TO DO -> Word for word, transcribe the records that follow.
•••
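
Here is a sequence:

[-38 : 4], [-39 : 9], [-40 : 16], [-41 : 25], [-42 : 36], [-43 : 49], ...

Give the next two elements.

[-44 : 64], [-45 : 81]

For the first entry, −1 each step: -38, -39, -40, -41, -42, -43 → -44 → -45.
Second entry: perfect squares: 2², 3², 4², …, so 4, 9, 16, 25, 36, 49 → 64 → 81.
Putting the parts together: [-44 : 64] and then [-45 : 81].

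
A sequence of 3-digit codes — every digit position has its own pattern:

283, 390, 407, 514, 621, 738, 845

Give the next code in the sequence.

First digit: +1 each step, mod 10; 2, 3, 4, 5, 6, 7, 8 → 9.
Second digit: 8, 9, 0, 1, 2, 3, 4 → 5 (+1 each step, mod 10).
For the third digit, −3 each step, mod 10: 3, 0, 7, 4, 1, 8, 5 → 2.
Putting it together: 952.

952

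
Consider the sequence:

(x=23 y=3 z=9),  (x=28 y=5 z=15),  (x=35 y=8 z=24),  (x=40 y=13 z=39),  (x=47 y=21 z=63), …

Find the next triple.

X — alternating steps +5, +7, +5, +7, …: 23, 28, 35, 40, 47 → 52.
Y: 3, 5, 8, 13, 21 → 34 (each term is the sum of the two before it).
For the z, always 3 × the y: 9, 15, 24, 39, 63 → 102.
Combining the parts gives (x=52 y=34 z=102).

(x=52 y=34 z=102)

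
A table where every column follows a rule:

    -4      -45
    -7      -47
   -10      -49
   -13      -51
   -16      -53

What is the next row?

-19  -55

First component: −3 each step; -4, -7, -10, -13, -16 → -19.
Second component: −2 each step, so -45, -47, -49, -51, -53 → -55.
So the next row is -19  -55.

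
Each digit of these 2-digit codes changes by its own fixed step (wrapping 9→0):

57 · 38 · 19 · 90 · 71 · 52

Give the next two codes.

33 then 14

First digit: 5, 3, 1, 9, 7, 5 → 3 → 1 (−2 each step, mod 10).
Second digit: +1 each step, mod 10; 7, 8, 9, 0, 1, 2 → 3 → 4.
Putting the parts together: 33 and then 14.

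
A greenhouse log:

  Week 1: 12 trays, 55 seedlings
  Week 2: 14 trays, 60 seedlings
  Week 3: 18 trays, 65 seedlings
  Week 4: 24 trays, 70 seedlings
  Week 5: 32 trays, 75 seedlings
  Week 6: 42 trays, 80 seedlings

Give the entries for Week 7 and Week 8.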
•••
RESPONSE TO THE EXERCISE ->
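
Here is a sequence:

[-38 : 4], [-39 : 9], [-40 : 16], [-41 : 25], [-42 : 36], [-43 : 49], ...

Give the next two elements.

[-44 : 64], [-45 : 81]

For the first entry, −1 each step: -38, -39, -40, -41, -42, -43 → -44 → -45.
Second entry: perfect squares: 2², 3², 4², …, so 4, 9, 16, 25, 36, 49 → 64 → 81.
Putting the parts together: [-44 : 64] and then [-45 : 81].

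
A sequence of 3-digit codes — every digit position has its own pattern:

283, 390, 407, 514, 621, 738, 845

Give the next code in the sequence.

First digit: +1 each step, mod 10; 2, 3, 4, 5, 6, 7, 8 → 9.
Second digit: 8, 9, 0, 1, 2, 3, 4 → 5 (+1 each step, mod 10).
For the third digit, −3 each step, mod 10: 3, 0, 7, 4, 1, 8, 5 → 2.
Putting it together: 952.

952

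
Consider the sequence:

(x=23 y=3 z=9),  (x=28 y=5 z=15),  (x=35 y=8 z=24),  (x=40 y=13 z=39),  (x=47 y=21 z=63), …

Find the next triple.

X — alternating steps +5, +7, +5, +7, …: 23, 28, 35, 40, 47 → 52.
Y: 3, 5, 8, 13, 21 → 34 (each term is the sum of the two before it).
For the z, always 3 × the y: 9, 15, 24, 39, 63 → 102.
Combining the parts gives (x=52 y=34 z=102).

(x=52 y=34 z=102)

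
A table where every column follows a rule:

    -4      -45
    -7      -47
   -10      -49
   -13      -51
   -16      -53

What is the next row?

-19  -55

First component: −3 each step; -4, -7, -10, -13, -16 → -19.
Second component: −2 each step, so -45, -47, -49, -51, -53 → -55.
So the next row is -19  -55.

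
Each digit of these 2-digit codes changes by its own fixed step (wrapping 9→0):

57 · 38 · 19 · 90 · 71 · 52

Give the next two codes.

33 then 14

First digit: 5, 3, 1, 9, 7, 5 → 3 → 1 (−2 each step, mod 10).
Second digit: +1 each step, mod 10; 7, 8, 9, 0, 1, 2 → 3 → 4.
Putting the parts together: 33 and then 14.

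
A greenhouse log:

  Week 1: 12 trays, 55 seedlings
  Week 2: 14 trays, 60 seedlings
  Week 3: 18 trays, 65 seedlings
  Week 4: 24 trays, 70 seedlings
  Week 5: 32 trays, 75 seedlings
  Week 6: 42 trays, 80 seedlings

Give the entries for Week 7 and Week 8.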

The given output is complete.